- _Problem details_:
Show all lines from the data that include the word "Suppose".

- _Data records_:
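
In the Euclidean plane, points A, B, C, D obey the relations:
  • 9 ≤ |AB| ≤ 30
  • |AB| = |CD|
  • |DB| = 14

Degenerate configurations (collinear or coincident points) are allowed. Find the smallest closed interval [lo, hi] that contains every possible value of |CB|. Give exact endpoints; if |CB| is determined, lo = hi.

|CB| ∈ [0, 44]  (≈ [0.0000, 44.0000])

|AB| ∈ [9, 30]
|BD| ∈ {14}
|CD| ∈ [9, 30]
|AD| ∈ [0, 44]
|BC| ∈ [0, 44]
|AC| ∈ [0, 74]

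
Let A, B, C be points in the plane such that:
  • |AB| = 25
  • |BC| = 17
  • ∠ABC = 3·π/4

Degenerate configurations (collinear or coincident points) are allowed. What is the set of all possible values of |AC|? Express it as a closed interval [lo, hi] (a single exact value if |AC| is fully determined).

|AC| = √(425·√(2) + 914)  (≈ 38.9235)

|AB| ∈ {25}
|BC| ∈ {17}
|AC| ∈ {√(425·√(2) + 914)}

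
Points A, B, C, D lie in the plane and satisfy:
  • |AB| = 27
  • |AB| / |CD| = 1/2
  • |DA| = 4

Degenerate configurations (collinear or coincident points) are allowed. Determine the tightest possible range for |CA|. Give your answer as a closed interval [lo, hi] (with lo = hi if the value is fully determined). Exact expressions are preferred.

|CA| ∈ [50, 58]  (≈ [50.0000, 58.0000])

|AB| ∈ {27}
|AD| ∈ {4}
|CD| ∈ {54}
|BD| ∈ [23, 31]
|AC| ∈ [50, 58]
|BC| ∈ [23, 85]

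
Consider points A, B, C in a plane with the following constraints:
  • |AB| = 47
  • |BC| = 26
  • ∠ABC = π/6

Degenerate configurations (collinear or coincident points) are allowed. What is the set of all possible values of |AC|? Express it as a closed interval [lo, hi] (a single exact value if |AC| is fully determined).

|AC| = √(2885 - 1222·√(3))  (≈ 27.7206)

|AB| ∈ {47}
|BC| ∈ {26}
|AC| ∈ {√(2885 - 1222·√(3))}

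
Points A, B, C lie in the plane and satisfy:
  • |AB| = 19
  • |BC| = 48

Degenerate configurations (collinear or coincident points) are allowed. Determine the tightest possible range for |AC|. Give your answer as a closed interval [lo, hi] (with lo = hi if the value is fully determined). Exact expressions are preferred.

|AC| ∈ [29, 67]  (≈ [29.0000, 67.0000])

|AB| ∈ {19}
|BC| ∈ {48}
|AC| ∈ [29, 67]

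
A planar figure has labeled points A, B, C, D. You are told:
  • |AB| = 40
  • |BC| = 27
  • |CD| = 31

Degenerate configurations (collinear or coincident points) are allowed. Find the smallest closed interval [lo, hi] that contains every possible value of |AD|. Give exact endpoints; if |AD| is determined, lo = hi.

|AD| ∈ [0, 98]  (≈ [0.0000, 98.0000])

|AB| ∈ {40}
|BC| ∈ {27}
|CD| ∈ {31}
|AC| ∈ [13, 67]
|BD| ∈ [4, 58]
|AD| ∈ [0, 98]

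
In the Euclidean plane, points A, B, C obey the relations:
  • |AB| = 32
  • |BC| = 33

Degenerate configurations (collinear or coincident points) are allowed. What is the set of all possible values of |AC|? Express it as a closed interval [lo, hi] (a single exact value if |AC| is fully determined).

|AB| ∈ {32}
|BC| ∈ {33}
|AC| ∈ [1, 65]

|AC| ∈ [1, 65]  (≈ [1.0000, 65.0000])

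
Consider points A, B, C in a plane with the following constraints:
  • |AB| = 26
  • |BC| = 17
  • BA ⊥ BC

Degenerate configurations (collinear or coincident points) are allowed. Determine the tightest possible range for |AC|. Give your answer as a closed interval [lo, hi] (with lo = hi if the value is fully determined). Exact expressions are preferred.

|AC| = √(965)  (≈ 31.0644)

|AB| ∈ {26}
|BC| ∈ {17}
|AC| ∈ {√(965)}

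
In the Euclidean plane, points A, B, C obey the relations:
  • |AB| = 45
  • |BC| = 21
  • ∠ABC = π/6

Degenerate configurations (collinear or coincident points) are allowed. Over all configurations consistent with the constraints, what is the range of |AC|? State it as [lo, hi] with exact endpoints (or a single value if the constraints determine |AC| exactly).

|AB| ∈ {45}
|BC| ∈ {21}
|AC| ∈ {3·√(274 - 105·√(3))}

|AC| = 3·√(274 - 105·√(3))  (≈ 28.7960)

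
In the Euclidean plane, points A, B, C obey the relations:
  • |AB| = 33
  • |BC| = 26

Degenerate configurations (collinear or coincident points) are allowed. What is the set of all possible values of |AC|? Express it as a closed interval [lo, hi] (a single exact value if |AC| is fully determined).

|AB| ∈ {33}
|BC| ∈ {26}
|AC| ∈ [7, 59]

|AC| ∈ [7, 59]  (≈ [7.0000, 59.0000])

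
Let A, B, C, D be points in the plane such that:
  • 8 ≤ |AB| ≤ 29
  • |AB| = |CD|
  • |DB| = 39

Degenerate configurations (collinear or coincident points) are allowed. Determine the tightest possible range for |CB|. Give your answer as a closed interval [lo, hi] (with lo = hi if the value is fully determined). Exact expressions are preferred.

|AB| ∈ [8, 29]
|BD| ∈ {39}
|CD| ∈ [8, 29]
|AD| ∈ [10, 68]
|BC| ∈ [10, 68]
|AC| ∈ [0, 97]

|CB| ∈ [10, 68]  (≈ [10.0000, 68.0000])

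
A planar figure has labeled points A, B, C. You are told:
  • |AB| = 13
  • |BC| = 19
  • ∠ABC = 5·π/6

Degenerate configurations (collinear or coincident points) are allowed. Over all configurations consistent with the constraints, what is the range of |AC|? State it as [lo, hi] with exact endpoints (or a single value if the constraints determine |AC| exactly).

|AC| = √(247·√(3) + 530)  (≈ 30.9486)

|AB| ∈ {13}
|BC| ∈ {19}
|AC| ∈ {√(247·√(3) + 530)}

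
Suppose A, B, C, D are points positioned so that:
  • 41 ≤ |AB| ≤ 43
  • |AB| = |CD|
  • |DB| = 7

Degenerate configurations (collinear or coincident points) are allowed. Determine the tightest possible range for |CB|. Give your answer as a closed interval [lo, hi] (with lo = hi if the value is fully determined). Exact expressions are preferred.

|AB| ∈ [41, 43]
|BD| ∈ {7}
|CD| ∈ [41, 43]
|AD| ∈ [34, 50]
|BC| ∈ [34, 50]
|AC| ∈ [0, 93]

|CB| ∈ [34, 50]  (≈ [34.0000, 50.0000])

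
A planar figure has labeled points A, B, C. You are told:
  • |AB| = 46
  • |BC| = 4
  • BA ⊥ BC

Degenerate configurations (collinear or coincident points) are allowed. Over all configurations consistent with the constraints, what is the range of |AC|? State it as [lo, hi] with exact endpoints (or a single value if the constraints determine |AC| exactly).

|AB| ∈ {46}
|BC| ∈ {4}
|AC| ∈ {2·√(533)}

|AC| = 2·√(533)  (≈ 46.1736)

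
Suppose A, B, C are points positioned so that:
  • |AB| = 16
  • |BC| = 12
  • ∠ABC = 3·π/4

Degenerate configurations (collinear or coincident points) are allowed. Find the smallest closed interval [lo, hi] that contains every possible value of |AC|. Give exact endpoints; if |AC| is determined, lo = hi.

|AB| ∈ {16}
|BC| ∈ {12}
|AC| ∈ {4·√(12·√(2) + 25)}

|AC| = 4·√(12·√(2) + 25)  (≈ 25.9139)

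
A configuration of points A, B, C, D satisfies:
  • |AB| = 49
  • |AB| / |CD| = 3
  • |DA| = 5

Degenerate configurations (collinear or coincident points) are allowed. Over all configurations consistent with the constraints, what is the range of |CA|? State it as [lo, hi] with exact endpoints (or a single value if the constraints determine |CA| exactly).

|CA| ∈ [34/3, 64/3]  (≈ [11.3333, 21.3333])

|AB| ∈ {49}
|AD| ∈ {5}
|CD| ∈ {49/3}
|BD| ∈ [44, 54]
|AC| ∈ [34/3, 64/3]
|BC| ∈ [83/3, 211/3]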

- _Solved exercise_:
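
Suppose A, B, C, D are points positioned so that:
Suppose A, B, C are points positioned so that: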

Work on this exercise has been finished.